== The task ==
Your job is to set down the stretch of entries that opens with the line containing "A schedule consists" and closes with the line containing "- G needs 5". Keep both end lines, copy each exactly, and add nothing.

==============================

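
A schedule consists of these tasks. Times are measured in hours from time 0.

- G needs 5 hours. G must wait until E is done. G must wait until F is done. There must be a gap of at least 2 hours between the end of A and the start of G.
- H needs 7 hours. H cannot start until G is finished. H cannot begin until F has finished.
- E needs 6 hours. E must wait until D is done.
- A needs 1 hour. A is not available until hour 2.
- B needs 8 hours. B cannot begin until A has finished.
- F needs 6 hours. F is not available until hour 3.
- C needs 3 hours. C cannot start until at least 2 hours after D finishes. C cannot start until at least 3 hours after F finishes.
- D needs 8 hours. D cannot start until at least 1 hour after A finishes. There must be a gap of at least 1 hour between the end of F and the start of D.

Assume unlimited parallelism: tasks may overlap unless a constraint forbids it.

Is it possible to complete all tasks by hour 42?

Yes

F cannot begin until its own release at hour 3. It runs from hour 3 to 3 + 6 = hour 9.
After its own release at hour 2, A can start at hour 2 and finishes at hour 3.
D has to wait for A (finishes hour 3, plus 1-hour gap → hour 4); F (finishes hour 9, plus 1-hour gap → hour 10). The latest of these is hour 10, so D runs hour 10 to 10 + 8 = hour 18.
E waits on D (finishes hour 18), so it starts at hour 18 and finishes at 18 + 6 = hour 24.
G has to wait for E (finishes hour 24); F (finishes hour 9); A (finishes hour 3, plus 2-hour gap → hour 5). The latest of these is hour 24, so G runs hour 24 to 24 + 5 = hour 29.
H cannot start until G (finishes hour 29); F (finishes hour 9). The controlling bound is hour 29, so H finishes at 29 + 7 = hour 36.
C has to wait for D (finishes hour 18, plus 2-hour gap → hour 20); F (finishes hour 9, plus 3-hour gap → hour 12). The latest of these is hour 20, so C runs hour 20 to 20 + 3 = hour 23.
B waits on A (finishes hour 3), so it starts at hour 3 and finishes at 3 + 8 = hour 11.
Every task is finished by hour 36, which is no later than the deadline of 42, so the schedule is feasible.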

==============================

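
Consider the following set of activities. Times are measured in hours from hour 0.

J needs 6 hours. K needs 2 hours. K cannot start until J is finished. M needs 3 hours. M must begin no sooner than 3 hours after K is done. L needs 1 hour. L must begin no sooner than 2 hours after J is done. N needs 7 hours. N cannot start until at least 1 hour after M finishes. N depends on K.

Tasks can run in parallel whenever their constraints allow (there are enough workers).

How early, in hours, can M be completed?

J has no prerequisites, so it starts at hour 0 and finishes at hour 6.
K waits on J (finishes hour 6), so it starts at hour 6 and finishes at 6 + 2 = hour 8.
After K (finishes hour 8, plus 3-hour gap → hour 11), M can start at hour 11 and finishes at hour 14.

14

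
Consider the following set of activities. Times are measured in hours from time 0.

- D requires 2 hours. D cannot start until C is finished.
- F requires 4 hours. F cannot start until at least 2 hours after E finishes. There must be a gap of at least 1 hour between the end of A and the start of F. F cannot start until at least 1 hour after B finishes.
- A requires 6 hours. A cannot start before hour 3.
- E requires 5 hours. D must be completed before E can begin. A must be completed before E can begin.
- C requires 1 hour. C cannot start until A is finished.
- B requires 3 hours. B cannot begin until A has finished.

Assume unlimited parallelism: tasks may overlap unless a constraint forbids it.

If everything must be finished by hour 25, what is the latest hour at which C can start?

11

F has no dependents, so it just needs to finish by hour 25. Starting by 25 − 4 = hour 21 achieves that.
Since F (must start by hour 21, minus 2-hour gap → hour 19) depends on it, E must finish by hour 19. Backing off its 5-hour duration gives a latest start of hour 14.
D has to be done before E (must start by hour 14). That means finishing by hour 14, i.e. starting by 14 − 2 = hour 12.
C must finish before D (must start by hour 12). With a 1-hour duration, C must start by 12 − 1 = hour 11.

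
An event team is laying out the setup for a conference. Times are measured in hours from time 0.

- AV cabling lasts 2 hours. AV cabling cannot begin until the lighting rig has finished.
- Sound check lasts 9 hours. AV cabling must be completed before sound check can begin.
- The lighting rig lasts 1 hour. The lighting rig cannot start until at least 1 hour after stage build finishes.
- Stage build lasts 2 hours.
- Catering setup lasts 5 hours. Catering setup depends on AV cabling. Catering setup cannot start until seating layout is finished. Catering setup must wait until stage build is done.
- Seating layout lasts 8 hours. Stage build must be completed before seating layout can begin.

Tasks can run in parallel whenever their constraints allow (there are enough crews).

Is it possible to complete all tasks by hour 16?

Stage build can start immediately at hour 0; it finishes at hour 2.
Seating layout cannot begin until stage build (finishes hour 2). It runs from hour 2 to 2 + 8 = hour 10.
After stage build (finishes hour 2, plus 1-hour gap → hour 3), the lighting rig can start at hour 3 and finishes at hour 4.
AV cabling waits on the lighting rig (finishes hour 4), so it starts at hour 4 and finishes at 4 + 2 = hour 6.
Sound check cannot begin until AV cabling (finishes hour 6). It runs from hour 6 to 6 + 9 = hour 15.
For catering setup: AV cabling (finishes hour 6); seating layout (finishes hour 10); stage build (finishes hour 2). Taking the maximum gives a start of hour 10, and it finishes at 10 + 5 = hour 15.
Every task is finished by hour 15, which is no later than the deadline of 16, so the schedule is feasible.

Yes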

==============================

== Final answer ==
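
A schedule consists of these tasks. Times are measured in hours from time 0.

- G needs 5 hours. G must wait until E is done. G must wait until F is done. There must be a gap of at least 2 hours between the end of A and the start of G.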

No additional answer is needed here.